▶ **Recorded information**:

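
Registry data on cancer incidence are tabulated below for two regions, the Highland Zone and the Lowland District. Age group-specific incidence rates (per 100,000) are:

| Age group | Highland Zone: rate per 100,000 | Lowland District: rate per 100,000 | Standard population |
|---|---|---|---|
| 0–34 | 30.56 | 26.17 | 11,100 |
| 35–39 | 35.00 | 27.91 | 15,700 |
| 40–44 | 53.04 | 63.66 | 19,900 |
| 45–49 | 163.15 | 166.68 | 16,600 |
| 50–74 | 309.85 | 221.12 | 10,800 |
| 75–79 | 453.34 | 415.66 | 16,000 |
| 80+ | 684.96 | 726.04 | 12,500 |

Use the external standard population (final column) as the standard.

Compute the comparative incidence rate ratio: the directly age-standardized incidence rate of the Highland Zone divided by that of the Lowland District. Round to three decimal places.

Standard total = 102,600; weights = 0.1082, 0.1530, 0.1940, 0.1618, 0.1053, 0.1559, 0.1218.
The Highland Zone: 0.1082×30.56 + 0.1530×35.00 + 0.1940×53.04 + 0.1618×163.15 + 0.1053×309.85 + 0.1559×453.34 + 0.1218×684.96 = 232.1084 per 100,000.
The Lowland District: 0.1082×26.17 + 0.1530×27.91 + 0.1940×63.66 + 0.1618×166.68 + 0.1053×221.12 + 0.1559×415.66 + 0.1218×726.04 = 222.9683 per 100,000.
Ratio = 232.1084 ÷ 222.9683 = 1.04099.

1.041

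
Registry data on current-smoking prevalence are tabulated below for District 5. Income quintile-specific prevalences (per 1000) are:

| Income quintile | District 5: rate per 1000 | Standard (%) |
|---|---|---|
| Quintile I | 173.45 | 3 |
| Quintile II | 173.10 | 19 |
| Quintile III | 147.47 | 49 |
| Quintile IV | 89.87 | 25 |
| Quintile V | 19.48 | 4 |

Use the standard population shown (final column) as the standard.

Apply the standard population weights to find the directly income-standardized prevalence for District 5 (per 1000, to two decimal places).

133.60

Standard weights: 0.03, 0.19, 0.49, 0.25, 0.04.
Standardized rate: 0.0300×173.45 + 0.1900×173.10 + 0.4900×147.47 + 0.2500×89.87 + 0.0400×19.48 = 133.5995 per 1000.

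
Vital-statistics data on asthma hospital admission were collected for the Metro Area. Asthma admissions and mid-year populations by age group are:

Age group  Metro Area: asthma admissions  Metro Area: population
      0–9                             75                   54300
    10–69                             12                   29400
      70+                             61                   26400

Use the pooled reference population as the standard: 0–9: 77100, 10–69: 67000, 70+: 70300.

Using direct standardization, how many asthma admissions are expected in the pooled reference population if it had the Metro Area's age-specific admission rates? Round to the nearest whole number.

Age-specific rates per 10000 for the Metro Area: 13.81, 4.08, 23.11.
Expected asthma admissions = Σ (standard pop × age-specific rate ÷ 10000)
= 77100×13.81/10000 + 67000×4.08/10000 + 70300×23.11/10000
= 106.49 + 27.35 + 162.44 = 296.27.

296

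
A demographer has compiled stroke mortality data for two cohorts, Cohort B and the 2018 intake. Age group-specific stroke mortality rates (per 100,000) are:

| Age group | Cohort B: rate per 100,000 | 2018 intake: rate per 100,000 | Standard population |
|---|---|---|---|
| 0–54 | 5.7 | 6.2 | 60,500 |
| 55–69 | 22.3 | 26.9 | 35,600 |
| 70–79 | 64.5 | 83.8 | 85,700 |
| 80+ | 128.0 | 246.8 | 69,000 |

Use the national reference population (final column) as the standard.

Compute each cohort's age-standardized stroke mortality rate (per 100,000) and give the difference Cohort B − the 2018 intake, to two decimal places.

Standard total = 250,800; weights = 0.2412, 0.1419, 0.3417, 0.2751.
Cohort B: 0.2412×5.7 + 0.1419×22.3 + 0.3417×64.5 + 0.2751×128.0 = 61.7958 per 100,000.
The 2018 intake: 0.2412×6.2 + 0.1419×26.9 + 0.3417×83.8 + 0.2751×246.8 = 101.8485 per 100,000.
Difference = 61.7958 − 101.8485 = -40.0527.

-40.05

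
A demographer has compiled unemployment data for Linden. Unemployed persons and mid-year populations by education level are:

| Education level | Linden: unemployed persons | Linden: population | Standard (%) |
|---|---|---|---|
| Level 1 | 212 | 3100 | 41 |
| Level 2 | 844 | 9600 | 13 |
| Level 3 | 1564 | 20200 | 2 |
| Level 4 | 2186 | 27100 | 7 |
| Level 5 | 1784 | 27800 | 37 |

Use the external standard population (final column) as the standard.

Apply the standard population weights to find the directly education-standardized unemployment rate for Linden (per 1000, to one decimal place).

70.4

Education-specific rates per 1000 for Linden: 68.387, 87.917, 77.426, 80.664, 64.173.
Standard weights: 0.41, 0.13, 0.02, 0.07, 0.37.
Standardized rate: 0.4100×68.387 + 0.1300×87.917 + 0.0200×77.426 + 0.0700×80.664 + 0.3700×64.173 = 70.4068 per 1000.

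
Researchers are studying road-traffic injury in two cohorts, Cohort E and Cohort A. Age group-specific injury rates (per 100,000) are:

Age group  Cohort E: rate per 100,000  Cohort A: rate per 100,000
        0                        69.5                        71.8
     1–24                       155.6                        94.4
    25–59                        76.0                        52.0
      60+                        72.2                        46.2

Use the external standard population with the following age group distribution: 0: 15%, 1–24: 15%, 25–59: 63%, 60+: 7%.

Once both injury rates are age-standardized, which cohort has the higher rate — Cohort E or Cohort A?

Cohort E

Standard weights: 0.15, 0.15, 0.63, 0.07.
Cohort E: 0.1500×69.5 + 0.1500×155.6 + 0.6300×76.0 + 0.0700×72.2 = 86.6990 per 100,000.
Cohort A: 0.1500×71.8 + 0.1500×94.4 + 0.6300×52.0 + 0.0700×46.2 = 60.9240 per 100,000.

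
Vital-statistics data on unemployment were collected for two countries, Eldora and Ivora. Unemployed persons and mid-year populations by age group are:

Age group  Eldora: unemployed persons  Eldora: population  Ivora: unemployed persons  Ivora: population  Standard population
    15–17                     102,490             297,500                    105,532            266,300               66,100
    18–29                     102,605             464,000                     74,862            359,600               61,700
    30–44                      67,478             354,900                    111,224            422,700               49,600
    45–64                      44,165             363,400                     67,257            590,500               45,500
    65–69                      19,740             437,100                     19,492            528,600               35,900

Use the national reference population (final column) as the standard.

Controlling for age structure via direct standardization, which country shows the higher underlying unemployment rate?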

▶ **Assignment**:
Across the entries above, work out how many lines hold "Ivora". The answer is that number alone.

▶ **Answer section**:
2